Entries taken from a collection

# # # #

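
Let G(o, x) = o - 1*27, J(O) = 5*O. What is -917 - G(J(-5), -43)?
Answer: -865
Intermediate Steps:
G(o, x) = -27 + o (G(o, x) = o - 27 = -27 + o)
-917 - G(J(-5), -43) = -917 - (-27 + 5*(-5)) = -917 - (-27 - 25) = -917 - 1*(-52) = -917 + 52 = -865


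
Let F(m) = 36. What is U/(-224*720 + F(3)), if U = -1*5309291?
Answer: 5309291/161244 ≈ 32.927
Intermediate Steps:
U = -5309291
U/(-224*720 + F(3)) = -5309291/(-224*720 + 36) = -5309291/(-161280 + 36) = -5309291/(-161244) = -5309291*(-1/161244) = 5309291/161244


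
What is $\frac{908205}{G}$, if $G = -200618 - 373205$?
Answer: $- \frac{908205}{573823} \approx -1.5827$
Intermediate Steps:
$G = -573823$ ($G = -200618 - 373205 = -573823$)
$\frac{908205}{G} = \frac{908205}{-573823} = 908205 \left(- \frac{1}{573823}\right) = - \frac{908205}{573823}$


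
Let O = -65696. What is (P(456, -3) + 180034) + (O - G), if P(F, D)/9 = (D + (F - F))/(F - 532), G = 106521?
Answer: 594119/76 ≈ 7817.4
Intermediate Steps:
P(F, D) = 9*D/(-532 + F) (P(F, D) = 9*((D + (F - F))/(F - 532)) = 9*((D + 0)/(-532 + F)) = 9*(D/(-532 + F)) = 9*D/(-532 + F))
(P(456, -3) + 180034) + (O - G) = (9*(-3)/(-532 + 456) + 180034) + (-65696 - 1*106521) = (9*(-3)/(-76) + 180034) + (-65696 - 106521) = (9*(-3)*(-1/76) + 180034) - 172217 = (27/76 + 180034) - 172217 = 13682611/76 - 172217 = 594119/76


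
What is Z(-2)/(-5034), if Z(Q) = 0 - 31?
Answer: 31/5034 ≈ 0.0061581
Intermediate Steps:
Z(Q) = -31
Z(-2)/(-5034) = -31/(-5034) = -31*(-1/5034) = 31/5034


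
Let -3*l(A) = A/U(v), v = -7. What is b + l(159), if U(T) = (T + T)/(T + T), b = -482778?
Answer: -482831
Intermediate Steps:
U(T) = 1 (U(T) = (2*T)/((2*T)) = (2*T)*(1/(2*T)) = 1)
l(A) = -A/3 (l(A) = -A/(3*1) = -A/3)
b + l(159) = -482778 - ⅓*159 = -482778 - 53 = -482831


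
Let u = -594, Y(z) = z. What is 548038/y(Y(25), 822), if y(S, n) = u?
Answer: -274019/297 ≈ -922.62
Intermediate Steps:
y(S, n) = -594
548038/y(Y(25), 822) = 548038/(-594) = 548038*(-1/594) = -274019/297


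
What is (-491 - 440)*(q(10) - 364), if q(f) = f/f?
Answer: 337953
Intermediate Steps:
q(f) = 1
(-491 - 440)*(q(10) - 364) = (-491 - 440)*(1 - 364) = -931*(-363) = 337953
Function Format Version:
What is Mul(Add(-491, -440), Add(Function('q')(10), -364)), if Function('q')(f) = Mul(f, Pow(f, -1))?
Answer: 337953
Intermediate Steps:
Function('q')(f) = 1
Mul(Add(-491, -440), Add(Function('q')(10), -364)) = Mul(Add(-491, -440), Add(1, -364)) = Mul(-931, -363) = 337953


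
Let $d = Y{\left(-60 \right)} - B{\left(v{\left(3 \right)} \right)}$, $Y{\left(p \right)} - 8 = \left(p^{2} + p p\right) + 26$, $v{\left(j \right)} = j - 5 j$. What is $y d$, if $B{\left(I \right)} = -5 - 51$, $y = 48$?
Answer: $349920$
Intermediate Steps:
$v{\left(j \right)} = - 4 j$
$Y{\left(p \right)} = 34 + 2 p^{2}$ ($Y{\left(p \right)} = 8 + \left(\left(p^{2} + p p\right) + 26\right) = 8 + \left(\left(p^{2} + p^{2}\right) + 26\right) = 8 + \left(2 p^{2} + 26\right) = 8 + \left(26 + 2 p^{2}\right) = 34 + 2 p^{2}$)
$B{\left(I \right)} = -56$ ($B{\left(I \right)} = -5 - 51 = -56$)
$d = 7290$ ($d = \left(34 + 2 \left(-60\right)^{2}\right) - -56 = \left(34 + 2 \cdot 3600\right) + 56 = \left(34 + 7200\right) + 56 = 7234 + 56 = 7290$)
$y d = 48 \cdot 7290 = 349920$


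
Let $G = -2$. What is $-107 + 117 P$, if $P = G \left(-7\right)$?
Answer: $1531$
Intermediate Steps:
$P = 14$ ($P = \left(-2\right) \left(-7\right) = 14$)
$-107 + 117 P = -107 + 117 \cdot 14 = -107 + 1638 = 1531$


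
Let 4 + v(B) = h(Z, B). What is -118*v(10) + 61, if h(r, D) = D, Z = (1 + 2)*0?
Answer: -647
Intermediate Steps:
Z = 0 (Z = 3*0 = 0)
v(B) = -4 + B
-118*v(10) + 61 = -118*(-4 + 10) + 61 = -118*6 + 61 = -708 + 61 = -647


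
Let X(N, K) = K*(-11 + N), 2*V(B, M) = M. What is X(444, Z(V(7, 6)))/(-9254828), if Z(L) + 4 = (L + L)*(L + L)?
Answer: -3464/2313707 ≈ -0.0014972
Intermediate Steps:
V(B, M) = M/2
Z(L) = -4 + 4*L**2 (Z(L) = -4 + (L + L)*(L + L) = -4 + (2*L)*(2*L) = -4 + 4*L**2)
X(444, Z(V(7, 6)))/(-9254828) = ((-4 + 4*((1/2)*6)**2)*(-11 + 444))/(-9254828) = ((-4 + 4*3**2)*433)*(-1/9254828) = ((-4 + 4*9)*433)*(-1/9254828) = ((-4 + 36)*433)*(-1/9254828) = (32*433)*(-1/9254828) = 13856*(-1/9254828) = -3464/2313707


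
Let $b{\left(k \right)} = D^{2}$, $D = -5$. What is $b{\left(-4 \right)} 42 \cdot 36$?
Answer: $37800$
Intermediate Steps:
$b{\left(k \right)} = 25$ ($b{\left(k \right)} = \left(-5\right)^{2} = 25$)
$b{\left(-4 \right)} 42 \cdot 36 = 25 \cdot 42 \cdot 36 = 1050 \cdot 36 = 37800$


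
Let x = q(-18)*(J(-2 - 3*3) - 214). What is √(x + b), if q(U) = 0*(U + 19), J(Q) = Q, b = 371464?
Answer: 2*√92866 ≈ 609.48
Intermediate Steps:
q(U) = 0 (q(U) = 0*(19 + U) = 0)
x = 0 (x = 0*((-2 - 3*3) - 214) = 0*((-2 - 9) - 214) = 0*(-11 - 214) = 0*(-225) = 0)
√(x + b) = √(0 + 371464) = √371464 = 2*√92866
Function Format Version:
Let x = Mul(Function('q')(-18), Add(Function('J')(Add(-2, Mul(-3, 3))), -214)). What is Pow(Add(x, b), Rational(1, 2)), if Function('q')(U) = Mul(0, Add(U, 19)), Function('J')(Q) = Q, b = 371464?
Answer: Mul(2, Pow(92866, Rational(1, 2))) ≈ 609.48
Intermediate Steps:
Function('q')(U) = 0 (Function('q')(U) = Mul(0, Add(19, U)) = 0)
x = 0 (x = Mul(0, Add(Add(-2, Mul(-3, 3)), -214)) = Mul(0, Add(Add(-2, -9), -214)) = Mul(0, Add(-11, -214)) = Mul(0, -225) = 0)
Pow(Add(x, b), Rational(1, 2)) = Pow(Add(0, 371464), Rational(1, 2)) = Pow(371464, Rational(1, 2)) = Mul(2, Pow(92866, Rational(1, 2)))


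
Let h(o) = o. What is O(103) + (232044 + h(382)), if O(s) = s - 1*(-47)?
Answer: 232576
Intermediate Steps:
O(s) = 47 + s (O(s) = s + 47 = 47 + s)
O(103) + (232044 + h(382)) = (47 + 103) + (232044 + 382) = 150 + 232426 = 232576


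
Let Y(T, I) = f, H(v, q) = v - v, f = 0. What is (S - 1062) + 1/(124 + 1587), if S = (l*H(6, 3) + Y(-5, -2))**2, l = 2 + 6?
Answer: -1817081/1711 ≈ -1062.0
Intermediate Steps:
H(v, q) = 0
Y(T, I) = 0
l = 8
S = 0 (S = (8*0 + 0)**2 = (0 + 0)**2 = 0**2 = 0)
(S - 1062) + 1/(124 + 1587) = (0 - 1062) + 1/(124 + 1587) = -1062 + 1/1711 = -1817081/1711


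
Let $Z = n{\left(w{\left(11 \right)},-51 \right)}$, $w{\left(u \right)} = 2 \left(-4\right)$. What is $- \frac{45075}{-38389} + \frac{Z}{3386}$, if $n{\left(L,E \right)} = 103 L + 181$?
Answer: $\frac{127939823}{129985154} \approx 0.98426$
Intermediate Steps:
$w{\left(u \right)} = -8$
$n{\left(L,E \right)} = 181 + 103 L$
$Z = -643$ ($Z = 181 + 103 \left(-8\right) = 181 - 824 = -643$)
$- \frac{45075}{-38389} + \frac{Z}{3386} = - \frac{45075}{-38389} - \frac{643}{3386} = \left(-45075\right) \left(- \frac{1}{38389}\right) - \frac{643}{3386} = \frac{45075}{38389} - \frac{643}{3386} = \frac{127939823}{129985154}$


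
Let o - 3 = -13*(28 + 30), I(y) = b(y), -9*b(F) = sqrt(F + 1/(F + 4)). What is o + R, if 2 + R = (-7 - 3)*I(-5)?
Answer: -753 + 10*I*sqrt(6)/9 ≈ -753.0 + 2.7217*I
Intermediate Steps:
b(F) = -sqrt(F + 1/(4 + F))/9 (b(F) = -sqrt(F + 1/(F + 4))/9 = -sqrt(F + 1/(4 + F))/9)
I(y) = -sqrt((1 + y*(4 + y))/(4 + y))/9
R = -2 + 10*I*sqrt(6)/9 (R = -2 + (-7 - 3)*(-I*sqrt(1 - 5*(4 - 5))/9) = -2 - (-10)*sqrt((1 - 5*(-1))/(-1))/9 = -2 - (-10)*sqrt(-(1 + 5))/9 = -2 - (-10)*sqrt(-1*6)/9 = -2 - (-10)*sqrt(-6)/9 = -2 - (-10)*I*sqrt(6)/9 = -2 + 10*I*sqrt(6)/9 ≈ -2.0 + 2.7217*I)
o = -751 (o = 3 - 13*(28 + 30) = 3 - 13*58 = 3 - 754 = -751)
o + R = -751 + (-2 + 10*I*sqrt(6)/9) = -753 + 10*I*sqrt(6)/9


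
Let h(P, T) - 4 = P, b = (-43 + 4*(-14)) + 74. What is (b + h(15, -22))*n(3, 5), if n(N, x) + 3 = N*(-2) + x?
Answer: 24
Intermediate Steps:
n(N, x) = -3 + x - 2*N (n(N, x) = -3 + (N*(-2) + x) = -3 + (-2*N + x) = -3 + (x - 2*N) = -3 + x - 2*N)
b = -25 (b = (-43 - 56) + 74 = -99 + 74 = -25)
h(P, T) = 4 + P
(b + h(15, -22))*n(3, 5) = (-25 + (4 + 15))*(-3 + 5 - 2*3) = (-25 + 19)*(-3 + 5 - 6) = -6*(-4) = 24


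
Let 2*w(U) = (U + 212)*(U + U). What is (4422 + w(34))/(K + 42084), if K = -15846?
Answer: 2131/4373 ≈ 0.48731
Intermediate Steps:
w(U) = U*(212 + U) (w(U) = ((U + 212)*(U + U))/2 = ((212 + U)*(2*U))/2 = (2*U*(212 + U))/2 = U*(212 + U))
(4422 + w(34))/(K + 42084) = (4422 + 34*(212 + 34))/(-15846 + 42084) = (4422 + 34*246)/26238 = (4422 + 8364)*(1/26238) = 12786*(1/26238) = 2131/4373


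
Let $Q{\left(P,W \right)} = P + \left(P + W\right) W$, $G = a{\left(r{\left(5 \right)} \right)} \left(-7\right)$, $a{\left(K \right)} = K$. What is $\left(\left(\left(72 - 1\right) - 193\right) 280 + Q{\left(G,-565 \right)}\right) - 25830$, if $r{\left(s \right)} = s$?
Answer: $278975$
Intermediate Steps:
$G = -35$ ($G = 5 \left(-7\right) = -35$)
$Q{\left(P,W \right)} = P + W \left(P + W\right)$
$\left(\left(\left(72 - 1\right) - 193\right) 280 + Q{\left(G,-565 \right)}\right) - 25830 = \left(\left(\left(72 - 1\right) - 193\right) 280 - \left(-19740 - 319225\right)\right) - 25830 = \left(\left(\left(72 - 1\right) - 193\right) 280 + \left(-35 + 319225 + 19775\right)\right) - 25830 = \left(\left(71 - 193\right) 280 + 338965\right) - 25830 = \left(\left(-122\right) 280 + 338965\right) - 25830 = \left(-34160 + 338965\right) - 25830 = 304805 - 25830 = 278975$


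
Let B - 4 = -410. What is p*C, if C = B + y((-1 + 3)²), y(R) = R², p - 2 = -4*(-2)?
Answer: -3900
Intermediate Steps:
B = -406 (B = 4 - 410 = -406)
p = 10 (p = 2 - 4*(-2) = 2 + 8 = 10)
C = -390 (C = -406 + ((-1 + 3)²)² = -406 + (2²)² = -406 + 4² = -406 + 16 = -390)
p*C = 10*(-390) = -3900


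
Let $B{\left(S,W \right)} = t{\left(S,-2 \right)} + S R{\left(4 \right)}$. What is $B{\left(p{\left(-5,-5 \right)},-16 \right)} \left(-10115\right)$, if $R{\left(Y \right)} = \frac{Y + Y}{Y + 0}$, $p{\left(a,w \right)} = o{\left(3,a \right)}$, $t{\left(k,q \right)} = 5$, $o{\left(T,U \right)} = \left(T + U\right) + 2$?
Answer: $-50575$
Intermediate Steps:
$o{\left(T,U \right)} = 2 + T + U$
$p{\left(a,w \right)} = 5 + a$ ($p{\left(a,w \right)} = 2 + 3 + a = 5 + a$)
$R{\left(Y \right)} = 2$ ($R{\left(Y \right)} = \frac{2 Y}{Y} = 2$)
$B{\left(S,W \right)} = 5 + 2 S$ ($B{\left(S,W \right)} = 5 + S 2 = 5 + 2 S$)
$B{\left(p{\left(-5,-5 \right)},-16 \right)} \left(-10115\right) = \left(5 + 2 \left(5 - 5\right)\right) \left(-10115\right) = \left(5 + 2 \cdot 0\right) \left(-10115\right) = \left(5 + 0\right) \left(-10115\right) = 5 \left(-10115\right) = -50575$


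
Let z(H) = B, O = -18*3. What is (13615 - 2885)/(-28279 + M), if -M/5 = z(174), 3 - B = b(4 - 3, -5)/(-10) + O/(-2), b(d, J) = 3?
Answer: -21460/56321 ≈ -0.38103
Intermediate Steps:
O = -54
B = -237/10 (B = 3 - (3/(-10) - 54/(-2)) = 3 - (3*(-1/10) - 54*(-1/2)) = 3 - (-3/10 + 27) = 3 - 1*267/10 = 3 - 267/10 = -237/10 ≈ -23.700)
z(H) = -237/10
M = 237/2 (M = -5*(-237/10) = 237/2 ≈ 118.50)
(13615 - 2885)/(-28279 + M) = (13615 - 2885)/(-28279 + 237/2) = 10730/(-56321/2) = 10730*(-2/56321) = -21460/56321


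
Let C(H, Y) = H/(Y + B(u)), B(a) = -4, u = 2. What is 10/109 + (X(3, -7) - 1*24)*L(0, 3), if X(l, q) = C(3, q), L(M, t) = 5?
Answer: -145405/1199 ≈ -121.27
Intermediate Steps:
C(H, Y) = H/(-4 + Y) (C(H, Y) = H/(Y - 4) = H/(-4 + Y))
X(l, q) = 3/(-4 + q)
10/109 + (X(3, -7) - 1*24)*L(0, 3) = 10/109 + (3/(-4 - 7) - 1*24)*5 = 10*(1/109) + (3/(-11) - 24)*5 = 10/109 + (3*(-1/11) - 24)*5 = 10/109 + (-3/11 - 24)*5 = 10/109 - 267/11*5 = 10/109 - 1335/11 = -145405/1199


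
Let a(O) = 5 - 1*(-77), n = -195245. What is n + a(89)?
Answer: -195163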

# # # #

The answer must be the line containing "Let z(H) = B, O" and every line after it through the last line of the records above, repeated exactly.

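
Let z(H) = B, O = -18*3. What is (13615 - 2885)/(-28279 + M), if -M/5 = z(174), 3 - B = b(4 - 3, -5)/(-10) + O/(-2), b(d, J) = 3?
Answer: -21460/56321 ≈ -0.38103
Intermediate Steps:
O = -54
B = -237/10 (B = 3 - (3/(-10) - 54/(-2)) = 3 - (3*(-1/10) - 54*(-1/2)) = 3 - (-3/10 + 27) = 3 - 1*267/10 = 3 - 267/10 = -237/10 ≈ -23.700)
z(H) = -237/10
M = 237/2 (M = -5*(-237/10) = 237/2 ≈ 118.50)
(13615 - 2885)/(-28279 + M) = (13615 - 2885)/(-28279 + 237/2) = 10730/(-56321/2) = 10730*(-2/56321) = -21460/56321


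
Let C(H, Y) = H/(Y + B(u)), B(a) = -4, u = 2. What is 10/109 + (X(3, -7) - 1*24)*L(0, 3), if X(l, q) = C(3, q), L(M, t) = 5?
Answer: -145405/1199 ≈ -121.27
Intermediate Steps:
C(H, Y) = H/(-4 + Y) (C(H, Y) = H/(Y - 4) = H/(-4 + Y))
X(l, q) = 3/(-4 + q)
10/109 + (X(3, -7) - 1*24)*L(0, 3) = 10/109 + (3/(-4 - 7) - 1*24)*5 = 10*(1/109) + (3/(-11) - 24)*5 = 10/109 + (3*(-1/11) - 24)*5 = 10/109 + (-3/11 - 24)*5 = 10/109 - 267/11*5 = 10/109 - 1335/11 = -145405/1199


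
Let a(O) = 5 - 1*(-77), n = -195245. What is n + a(89)?
Answer: -195163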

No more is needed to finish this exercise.